** Task **
Where the line with "Three ideal transformers" appears in the records below, start there and transcribe each line exactly through the last.

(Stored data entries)

· · · · · · ·

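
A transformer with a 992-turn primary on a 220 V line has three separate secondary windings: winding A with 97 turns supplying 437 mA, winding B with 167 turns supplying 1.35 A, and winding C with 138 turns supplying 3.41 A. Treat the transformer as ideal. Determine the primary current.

V_A = 220 × 97/992 = 21.512 V; V_B = 220 × 167/992 = 37.036 V; V_C = 220 × 138/992 = 30.605 V.
P_out = V_A I_A + V_B I_B + V_C I_C = 21.512×0.437 + 37.036×1.35 + 30.605×3.41 = 9.4008 + 49.999 + 104.36 = 163.76 W.
Ideal ⇒ P_in = P_out, so I_p = P_out/V_p = 163.76/220 = 0.744 A.

I_p ≈ 0.744 A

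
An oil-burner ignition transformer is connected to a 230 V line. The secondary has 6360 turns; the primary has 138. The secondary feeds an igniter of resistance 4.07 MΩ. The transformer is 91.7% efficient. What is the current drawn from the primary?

V_s = 230 × 6360/138 = 10600 V.
I_s = V_s/R = 10600/(4.07×10^6) = 0.0026044 A.
P_out = V_s I_s = 10600 × 0.0026044 = 27.607 W.
P_in = P_out/η = 27.607/0.917 = 30.106 W.
I_p = P_in/V_p = 30.106/230 = 0.131 A.

I_p ≈ 0.131 A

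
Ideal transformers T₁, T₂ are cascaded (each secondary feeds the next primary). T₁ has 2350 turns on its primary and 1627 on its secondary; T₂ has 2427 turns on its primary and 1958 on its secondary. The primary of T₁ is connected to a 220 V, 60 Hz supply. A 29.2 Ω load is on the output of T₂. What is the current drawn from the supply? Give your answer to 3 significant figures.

I_supply ≈ 2.35 A

Secondary of T₁: V = 220.00 × 1627/2350 = 152.31 V.
Secondary of T₂: V = 152.31 × 1958/2427 = 122.88 V.
I_load = 122.88/29.2 = 4.2083 A, so P_out = 122.88 × 4.2083 = 517.12 W.
All ideal ⇒ P_in = P_out, so I_supply = 517.12/220 = 2.35 A.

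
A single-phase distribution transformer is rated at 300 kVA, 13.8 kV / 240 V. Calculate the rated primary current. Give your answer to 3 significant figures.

I_p ≈ 21.7 A

I_p = S/V_p = 300000/13800 = 21.7 A.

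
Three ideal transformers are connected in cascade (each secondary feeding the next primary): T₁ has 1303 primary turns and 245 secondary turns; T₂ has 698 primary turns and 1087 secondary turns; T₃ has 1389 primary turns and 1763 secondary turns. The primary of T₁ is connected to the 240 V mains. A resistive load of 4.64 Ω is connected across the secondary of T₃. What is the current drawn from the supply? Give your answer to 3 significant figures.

I_supply ≈ 7.14 A

Secondary of T₁: V = 240.00 × 245/1303 = 45.127 V.
Secondary of T₂: V = 45.127 × 1087/698 = 70.276 V.
Secondary of T₃: V = 70.276 × 1763/1389 = 89.198 V.
I_load = 89.198/4.64 = 19.224 A, so P_out = 89.198 × 19.224 = 1714.7 W.
All ideal ⇒ P_in = P_out, so I_supply = 1714.7/240 = 7.14 A.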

· · · · · · ·

** Reply to the exercise **
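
Three ideal transformers are connected in cascade (each secondary feeding the next primary): T₁ has 1303 primary turns and 245 secondary turns; T₂ has 698 primary turns and 1087 secondary turns; T₃ has 1389 primary turns and 1763 secondary turns. The primary of T₁ is connected to the 240 V mains. A resistive load of 4.64 Ω is connected across the secondary of T₃. What is the current drawn from the supply? Give your answer to 3 significant figures.

I_supply ≈ 7.14 A

Secondary of T₁: V = 240.00 × 245/1303 = 45.127 V.
Secondary of T₂: V = 45.127 × 1087/698 = 70.276 V.
Secondary of T₃: V = 70.276 × 1763/1389 = 89.198 V.
I_load = 89.198/4.64 = 19.224 A, so P_out = 89.198 × 19.224 = 1714.7 W.
All ideal ⇒ P_in = P_out, so I_supply = 1714.7/240 = 7.14 A.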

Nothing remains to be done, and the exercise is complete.